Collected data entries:

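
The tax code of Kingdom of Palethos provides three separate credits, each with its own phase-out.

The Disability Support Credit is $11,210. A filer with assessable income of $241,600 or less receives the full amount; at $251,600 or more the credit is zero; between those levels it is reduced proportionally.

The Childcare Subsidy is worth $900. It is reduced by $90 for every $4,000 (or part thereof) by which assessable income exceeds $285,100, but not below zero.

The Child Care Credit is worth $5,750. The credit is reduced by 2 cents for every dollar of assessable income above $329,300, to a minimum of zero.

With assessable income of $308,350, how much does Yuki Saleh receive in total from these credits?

$6,110

Disability Support Credit: $308,350 is at or above $251,600, so the credit is $0.
Childcare Subsidy: income exceeds $285,100 by $23,250, which is 6 full-or-partial $4,000 increments; reduction = 6 × $90 = $540, leaving $360.
Child Care Credit: $308,350 is at or below the $329,300 threshold, so the full $5,750 applies.
Total: $0 + $360 + $5,750 = $6,110.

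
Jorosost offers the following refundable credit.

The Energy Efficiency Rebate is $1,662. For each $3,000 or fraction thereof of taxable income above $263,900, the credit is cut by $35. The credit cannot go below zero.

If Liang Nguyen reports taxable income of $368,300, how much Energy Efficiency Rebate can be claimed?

$437

Energy Efficiency Rebate: income exceeds $263,900 by $104,400, which is 35 full-or-partial $3,000 increments; reduction = 35 × $35 = $1,225, leaving $437.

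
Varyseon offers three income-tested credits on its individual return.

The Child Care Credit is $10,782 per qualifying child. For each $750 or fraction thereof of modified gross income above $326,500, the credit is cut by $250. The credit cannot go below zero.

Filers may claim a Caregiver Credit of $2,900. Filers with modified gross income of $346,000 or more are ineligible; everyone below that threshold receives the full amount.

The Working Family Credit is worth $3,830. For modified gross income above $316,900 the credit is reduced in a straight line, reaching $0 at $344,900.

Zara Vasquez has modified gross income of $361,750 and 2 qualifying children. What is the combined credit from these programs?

Child Care Credit: base = 2 × $10,782 = $21,564. income exceeds $326,500 by $35,250, which is 47 full-or-partial $750 increments; reduction = 47 × $250 = $11,750, leaving $9,814.
Caregiver Credit: $361,750 meets or exceeds the $346,000 cutoff, so the credit is $0.
Working Family Credit: $361,750 is at or above $344,900, so the credit is $0.
Total: $9,814 + $0 + $0 = $9,814.

$9,814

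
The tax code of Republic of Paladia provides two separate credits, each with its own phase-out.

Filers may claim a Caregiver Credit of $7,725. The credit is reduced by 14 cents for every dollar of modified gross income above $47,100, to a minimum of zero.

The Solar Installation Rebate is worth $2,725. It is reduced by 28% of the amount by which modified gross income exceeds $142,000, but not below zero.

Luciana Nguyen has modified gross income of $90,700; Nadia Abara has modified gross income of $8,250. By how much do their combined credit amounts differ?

$6,104

Luciana ($90,700): Caregiver Credit: 14% of the $43,600 excess over $47,100 is $6,104; credit = $7,725 − $6,104 = $1,621. Solar Installation Rebate: $90,700 is at or below the $142,000 threshold, so the full $2,725 applies. total $1,621 + $2,725 = $4,346
Nadia ($8,250): Caregiver Credit: $8,250 is at or below the $47,100 threshold, so the full $7,725 applies. Solar Installation Rebate: $8,250 is at or below the $142,000 threshold, so the full $2,725 applies. total $7,725 + $2,725 = $10,450
Difference: |$4,346 − $10,450| = $6,104.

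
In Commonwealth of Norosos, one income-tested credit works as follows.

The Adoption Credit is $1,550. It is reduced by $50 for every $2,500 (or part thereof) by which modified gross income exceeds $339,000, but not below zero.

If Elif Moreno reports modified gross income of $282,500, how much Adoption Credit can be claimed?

$1,550

Adoption Credit: $282,500 is at or below the $339,000 threshold, so the full $1,550 applies.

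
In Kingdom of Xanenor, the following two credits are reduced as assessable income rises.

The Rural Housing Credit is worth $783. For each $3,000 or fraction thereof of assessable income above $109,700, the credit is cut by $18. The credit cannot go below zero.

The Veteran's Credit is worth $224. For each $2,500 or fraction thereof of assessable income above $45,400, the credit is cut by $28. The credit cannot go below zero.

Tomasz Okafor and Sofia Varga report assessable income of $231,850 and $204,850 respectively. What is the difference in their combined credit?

$162

Tomasz ($231,850): Rural Housing Credit: income exceeds $109,700 by $122,150, which is 41 full-or-partial $3,000 increments; reduction = 41 × $18 = $738, leaving $45. Veteran's Credit: income exceeds $45,400 by $186,450 → 75 increments × $28 = $2,100 ≥ base, so the credit is $0. total $45 + $0 = $45
Sofia ($204,850): Rural Housing Credit: income exceeds $109,700 by $95,150, which is 32 full-or-partial $3,000 increments; reduction = 32 × $18 = $576, leaving $207. Veteran's Credit: income exceeds $45,400 by $159,450 → 64 increments × $28 = $1,792 ≥ base, so the credit is $0. total $207 + $0 = $207
Difference: |$45 − $207| = $162.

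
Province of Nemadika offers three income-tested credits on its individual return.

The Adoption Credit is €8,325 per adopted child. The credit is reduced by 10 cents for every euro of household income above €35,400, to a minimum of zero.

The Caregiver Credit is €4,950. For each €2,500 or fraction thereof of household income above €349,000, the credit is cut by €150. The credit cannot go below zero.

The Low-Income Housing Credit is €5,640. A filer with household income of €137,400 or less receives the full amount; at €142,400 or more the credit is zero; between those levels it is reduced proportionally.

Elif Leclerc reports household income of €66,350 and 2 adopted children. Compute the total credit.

€24,145

Adoption Credit: base = 2 × €8,325 = €16,650. 10% of the €30,950 excess over €35,400 is €3,095; credit = €16,650 − €3,095 = €13,555.
Caregiver Credit: €66,350 is at or below the €349,000 threshold, so the full €4,950 applies.
Low-Income Housing Credit: €66,350 is at or below the €137,400 threshold, so the full €5,640 applies.
Total: €13,555 + €4,950 + €5,640 = €24,145.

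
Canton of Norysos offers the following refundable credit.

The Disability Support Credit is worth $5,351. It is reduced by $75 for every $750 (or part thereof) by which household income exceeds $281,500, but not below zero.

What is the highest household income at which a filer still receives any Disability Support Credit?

After 71 increments the reduction is 71 × $75 = $5,325, leaving $26; one more increment wipes it out. Increment 71 ends at excess 71 × $750 = $53,250, so the highest qualifying income is $281,500 + $53,250 = $334,750.

$334,750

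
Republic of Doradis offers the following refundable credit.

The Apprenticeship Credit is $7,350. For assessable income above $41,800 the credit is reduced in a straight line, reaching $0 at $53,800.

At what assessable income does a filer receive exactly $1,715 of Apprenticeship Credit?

$1,715 is 1,715/7,350 of the full $7,350, so 5,635/7,350 of the $12,000 range has been used: income = $41,800 + $12,000 × 5,635/7,350 = $51,000.

$51,000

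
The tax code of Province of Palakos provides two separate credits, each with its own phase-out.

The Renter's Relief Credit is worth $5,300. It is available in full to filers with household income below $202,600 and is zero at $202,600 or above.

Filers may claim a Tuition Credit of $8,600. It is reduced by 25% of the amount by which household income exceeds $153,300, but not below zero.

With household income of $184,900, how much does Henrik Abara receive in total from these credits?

Renter's Relief Credit: $184,900 is below the $202,600 cutoff, so the full $5,300 applies.
Tuition Credit: 25% of the $31,600 excess over $153,300 is $7,900; credit = $8,600 − $7,900 = $700.
Total: $5,300 + $700 = $6,000.

$6,000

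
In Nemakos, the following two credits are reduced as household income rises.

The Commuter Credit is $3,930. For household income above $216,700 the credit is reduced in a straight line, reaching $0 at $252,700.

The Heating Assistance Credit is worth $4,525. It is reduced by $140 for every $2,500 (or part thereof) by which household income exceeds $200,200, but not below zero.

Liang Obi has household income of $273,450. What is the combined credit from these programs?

Commuter Credit: $273,450 is at or above $252,700, so the credit is $0.
Heating Assistance Credit: income exceeds $200,200 by $73,250, which is 30 full-or-partial $2,500 increments; reduction = 30 × $140 = $4,200, leaving $325.
Total: $0 + $325 = $325.

$325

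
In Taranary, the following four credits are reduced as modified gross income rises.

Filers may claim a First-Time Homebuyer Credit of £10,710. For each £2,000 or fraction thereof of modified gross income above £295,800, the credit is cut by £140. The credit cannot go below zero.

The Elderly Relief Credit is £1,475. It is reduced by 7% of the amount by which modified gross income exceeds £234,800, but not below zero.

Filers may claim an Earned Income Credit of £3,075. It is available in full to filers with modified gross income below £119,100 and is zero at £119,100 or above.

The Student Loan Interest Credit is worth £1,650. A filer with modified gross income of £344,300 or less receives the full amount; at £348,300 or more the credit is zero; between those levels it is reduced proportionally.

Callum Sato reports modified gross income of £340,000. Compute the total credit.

First-Time Homebuyer Credit: income exceeds £295,800 by £44,200, which is 23 full-or-partial £2,000 increments; reduction = 23 × £140 = £3,220, leaving £7,490.
Elderly Relief Credit: 7% of the £105,200 excess over £234,800 is £7,364 ≥ base, so the credit is £0.
Earned Income Credit: £340,000 meets or exceeds the £119,100 cutoff, so the credit is £0.
Student Loan Interest Credit: £340,000 is at or below the £344,300 threshold, so the full £1,650 applies.
Total: £7,490 + £0 + £0 + £1,650 = £9,140.

£9,140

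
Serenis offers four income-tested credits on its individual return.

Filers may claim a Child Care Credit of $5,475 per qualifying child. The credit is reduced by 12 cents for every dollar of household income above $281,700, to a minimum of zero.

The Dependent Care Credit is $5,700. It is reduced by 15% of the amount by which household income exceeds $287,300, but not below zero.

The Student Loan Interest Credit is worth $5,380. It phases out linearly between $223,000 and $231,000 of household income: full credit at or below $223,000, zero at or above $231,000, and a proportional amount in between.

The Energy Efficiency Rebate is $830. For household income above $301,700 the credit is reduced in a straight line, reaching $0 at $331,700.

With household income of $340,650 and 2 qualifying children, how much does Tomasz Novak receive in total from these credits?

$3,876

Child Care Credit: base = 2 × $5,475 = $10,950. 12% of the $58,950 excess over $281,700 is $7,074; credit = $10,950 − $7,074 = $3,876.
Dependent Care Credit: 15% of the $53,350 excess over $287,300 is $8,002.50 ≥ base, so the credit is $0.
Student Loan Interest Credit: $340,650 is at or above $231,000, so the credit is $0.
Energy Efficiency Rebate: $340,650 is at or above $331,700, so the credit is $0.
Total: $3,876 + $0 + $0 + $0 = $3,876.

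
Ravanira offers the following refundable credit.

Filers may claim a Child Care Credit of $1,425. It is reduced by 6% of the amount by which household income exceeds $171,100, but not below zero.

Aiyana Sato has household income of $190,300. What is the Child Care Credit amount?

$273

Child Care Credit: 6% of the $19,200 excess over $171,100 is $1,152; credit = $1,425 − $1,152 = $273.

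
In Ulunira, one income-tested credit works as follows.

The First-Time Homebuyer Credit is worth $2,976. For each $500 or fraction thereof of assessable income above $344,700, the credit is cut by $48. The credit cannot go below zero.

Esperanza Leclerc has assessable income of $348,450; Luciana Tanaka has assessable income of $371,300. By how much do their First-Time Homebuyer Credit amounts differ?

$2,208

Esperanza ($348,450): First-Time Homebuyer Credit: income exceeds $344,700 by $3,750, which is 8 full-or-partial $500 increments; reduction = 8 × $48 = $384, leaving $2,592.
Luciana ($371,300): First-Time Homebuyer Credit: income exceeds $344,700 by $26,600, which is 54 full-or-partial $500 increments; reduction = 54 × $48 = $2,592, leaving $384.
Difference: |$2,592 − $384| = $2,208.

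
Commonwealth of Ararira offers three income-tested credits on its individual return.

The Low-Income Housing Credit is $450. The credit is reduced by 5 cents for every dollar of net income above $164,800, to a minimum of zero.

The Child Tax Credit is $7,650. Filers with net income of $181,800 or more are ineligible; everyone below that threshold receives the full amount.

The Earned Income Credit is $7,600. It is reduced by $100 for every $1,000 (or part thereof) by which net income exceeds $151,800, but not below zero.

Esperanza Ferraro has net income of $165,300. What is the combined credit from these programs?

Low-Income Housing Credit: 5% of the $500 excess over $164,800 is $25; credit = $450 − $25 = $425.
Child Tax Credit: $165,300 is below the $181,800 cutoff, so the full $7,650 applies.
Earned Income Credit: income exceeds $151,800 by $13,500, which is 14 full-or-partial $1,000 increments; reduction = 14 × $100 = $1,400, leaving $6,200.
Total: $425 + $7,650 + $6,200 = $14,275.

$14,275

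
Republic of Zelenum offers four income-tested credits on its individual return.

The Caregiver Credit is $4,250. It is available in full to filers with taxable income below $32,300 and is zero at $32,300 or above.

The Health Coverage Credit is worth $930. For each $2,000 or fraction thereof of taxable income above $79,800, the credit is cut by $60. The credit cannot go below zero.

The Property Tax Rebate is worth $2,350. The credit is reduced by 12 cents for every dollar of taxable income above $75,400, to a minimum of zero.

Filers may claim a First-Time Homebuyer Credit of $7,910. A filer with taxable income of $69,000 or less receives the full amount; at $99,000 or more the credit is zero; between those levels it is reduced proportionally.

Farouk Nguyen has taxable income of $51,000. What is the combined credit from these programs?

Caregiver Credit: $51,000 meets or exceeds the $32,300 cutoff, so the credit is $0.
Health Coverage Credit: $51,000 is at or below the $79,800 threshold, so the full $930 applies.
Property Tax Rebate: $51,000 is at or below the $75,400 threshold, so the full $2,350 applies.
First-Time Homebuyer Credit: $51,000 is at or below the $69,000 threshold, so the full $7,910 applies.
Total: $0 + $930 + $2,350 + $7,910 = $11,190.

$11,190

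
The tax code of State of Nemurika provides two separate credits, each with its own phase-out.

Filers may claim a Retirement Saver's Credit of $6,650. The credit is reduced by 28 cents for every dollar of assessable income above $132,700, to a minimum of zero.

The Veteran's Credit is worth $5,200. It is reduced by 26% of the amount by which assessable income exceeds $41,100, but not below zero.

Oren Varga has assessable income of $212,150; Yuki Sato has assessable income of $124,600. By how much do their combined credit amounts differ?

$6,650

Oren ($212,150): Retirement Saver's Credit: 28% of the $79,450 excess over $132,700 is $22,246 ≥ base, so the credit is $0. Veteran's Credit: 26% of the $171,050 excess over $41,100 is $44,473 ≥ base, so the credit is $0. total $0 + $0 = $0
Yuki ($124,600): Retirement Saver's Credit: $124,600 is at or below the $132,700 threshold, so the full $6,650 applies. Veteran's Credit: 26% of the $83,500 excess over $41,100 is $21,710 ≥ base, so the credit is $0. total $6,650 + $0 = $6,650
Difference: |$0 − $6,650| = $6,650.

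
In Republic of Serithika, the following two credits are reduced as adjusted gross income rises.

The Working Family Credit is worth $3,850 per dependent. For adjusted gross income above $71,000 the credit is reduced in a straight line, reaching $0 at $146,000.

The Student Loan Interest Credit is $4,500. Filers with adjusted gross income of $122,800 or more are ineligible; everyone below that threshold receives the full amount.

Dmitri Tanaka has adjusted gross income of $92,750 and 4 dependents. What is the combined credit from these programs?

$15,434

Working Family Credit: base = 4 × $3,850 = $15,400. $92,750 is $21,750 into a $75,000 phase-out range, leaving 53,250/75,000 of the credit: $15,400 × 53,250/75,000 = $10,934.
Student Loan Interest Credit: $92,750 is below the $122,800 cutoff, so the full $4,500 applies.
Total: $10,934 + $4,500 = $15,434.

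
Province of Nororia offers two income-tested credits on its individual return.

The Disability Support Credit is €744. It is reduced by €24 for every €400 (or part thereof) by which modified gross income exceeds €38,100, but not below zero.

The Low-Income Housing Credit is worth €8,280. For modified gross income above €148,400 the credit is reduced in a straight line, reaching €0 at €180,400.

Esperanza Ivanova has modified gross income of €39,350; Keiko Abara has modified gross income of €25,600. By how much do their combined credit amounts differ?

Esperanza (€39,350): Disability Support Credit: income exceeds €38,100 by €1,250, which is 4 full-or-partial €400 increments; reduction = 4 × €24 = €96, leaving €648. Low-Income Housing Credit: €39,350 is at or below the €148,400 threshold, so the full €8,280 applies. total €648 + €8,280 = €8,928
Keiko (€25,600): Disability Support Credit: €25,600 is at or below the €38,100 threshold, so the full €744 applies. Low-Income Housing Credit: €25,600 is at or below the €148,400 threshold, so the full €8,280 applies. total €744 + €8,280 = €9,024
Difference: |€8,928 − €9,024| = €96.

€96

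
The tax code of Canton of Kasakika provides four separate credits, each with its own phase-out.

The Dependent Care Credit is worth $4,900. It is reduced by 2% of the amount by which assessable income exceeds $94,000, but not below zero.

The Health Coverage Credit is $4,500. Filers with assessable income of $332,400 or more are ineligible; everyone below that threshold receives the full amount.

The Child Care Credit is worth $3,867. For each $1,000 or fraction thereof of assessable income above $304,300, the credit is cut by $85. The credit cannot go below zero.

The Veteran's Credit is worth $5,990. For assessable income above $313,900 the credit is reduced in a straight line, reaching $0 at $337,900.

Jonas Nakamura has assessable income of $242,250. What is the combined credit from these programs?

$16,292

Dependent Care Credit: 2% of the $148,250 excess over $94,000 is $2,965; credit = $4,900 − $2,965 = $1,935.
Health Coverage Credit: $242,250 is below the $332,400 cutoff, so the full $4,500 applies.
Child Care Credit: $242,250 is at or below the $304,300 threshold, so the full $3,867 applies.
Veteran's Credit: $242,250 is at or below the $313,900 threshold, so the full $5,990 applies.
Total: $1,935 + $4,500 + $3,867 + $5,990 = $16,292.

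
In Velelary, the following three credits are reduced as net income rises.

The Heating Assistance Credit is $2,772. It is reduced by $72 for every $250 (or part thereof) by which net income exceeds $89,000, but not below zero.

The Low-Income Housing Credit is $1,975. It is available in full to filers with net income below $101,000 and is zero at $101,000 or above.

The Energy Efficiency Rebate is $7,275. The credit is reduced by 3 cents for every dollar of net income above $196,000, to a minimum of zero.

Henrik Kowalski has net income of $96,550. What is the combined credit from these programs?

Heating Assistance Credit: income exceeds $89,000 by $7,550, which is 31 full-or-partial $250 increments; reduction = 31 × $72 = $2,232, leaving $540.
Low-Income Housing Credit: $96,550 is below the $101,000 cutoff, so the full $1,975 applies.
Energy Efficiency Rebate: $96,550 is at or below the $196,000 threshold, so the full $7,275 applies.
Total: $540 + $1,975 + $7,275 = $9,790.

$9,790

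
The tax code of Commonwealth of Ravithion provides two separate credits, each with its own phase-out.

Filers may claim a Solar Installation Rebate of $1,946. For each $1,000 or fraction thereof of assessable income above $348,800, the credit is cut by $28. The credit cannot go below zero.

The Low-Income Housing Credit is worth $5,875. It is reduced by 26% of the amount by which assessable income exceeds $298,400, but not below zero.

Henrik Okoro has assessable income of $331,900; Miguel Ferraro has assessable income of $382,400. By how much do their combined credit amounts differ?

$952

Henrik ($331,900): Solar Installation Rebate: $331,900 is at or below the $348,800 threshold, so the full $1,946 applies. Low-Income Housing Credit: 26% of the $33,500 excess over $298,400 is $8,710 ≥ base, so the credit is $0. total $1,946 + $0 = $1,946
Miguel ($382,400): Solar Installation Rebate: income exceeds $348,800 by $33,600, which is 34 full-or-partial $1,000 increments; reduction = 34 × $28 = $952, leaving $994. Low-Income Housing Credit: 26% of the $84,000 excess over $298,400 is $21,840 ≥ base, so the credit is $0. total $994 + $0 = $994
Difference: |$1,946 − $994| = $952.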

→ Exercise requirements
Looking at the entries above, can you reproduce exactly the lines from the one that holds "In Republic of" through the one that holds "The Student Loan Interest Credit is $4,500.", and only those?

→ Result of this exercise
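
In Republic of Serithika, the following two credits are reduced as adjusted gross income rises.

The Working Family Credit is worth $3,850 per dependent. For adjusted gross income above $71,000 the credit is reduced in a straight line, reaching $0 at $146,000.

The Student Loan Interest Credit is $4,500. Filers with adjusted gross income of $122,800 or more are ineligible; everyone below that threshold receives the full amount.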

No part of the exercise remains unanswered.